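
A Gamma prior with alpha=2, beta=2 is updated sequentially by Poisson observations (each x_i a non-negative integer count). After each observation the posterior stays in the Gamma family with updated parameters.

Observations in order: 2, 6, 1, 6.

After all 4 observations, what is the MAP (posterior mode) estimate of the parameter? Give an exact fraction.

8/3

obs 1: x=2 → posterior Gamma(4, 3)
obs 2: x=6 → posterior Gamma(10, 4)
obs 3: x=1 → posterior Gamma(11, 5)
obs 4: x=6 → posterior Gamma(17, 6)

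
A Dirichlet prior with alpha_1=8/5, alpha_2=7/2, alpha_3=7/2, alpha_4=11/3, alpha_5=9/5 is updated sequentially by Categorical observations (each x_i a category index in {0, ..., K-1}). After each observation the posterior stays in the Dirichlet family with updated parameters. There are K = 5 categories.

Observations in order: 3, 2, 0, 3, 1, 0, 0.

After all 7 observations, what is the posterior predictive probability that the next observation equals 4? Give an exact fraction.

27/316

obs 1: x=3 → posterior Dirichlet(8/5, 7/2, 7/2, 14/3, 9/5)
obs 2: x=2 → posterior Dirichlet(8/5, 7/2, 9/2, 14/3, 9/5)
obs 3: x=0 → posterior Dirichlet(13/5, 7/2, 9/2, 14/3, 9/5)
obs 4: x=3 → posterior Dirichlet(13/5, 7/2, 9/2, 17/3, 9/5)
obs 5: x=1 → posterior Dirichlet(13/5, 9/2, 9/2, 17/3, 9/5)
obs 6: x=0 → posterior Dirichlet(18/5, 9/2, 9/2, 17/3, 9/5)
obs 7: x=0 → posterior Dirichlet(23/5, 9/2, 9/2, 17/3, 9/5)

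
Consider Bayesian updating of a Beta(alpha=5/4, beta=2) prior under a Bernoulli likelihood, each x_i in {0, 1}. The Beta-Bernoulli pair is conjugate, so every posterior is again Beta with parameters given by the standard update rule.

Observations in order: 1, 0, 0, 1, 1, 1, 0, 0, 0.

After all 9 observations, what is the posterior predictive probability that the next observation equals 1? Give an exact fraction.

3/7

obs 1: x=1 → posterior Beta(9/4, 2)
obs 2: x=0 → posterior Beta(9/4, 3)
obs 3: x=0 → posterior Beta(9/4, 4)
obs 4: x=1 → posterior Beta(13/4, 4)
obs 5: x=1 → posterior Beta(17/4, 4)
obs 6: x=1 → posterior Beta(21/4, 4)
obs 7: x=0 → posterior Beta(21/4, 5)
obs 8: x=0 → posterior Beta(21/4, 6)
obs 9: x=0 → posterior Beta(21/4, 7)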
---
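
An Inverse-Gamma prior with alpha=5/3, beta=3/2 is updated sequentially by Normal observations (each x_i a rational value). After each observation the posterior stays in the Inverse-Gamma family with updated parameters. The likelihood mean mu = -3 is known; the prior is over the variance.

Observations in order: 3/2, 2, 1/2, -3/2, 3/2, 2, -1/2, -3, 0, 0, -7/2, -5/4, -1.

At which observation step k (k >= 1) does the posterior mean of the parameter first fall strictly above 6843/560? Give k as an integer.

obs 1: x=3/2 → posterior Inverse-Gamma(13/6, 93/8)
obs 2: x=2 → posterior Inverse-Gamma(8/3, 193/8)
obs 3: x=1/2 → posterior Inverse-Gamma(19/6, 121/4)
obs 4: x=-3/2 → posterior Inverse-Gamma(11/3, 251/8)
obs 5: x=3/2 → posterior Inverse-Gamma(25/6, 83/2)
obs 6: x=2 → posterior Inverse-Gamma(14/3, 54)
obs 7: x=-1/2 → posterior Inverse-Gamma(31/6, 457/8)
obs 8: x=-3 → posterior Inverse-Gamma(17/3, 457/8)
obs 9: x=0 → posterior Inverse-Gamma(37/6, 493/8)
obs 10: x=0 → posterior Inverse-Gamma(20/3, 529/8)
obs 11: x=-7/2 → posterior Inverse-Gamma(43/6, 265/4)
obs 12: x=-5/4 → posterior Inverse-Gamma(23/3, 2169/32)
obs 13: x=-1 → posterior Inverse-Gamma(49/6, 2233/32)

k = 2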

What is required:
The answer must be every line of the records that contains the word "each".

Reply:
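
A Gamma prior with alpha=2, beta=2 is updated sequentially by Poisson observations (each x_i a non-negative integer count). After each observation the posterior stays in the Gamma family with updated parameters.
A Dirichlet prior with alpha_1=8/5, alpha_2=7/2, alpha_3=7/2, alpha_4=11/3, alpha_5=9/5 is updated sequentially by Categorical observations (each x_i a category index in {0, ..., K-1}). After each observation the posterior stays in the Dirichlet family with updated parameters. There are K = 5 categories.
Consider Bayesian updating of a Beta(alpha=5/4, beta=2) prior under a Bernoulli likelihood, each x_i in {0, 1}. The Beta-Bernoulli pair is conjugate, so every posterior is again Beta with parameters given by the standard update rule.
An Inverse-Gamma prior with alpha=5/3, beta=3/2 is updated sequentially by Normal observations (each x_i a rational value). After each observation the posterior stays in the Inverse-Gamma family with updated parameters. The likelihood mean mu = -3 is known; the prior is over the variance.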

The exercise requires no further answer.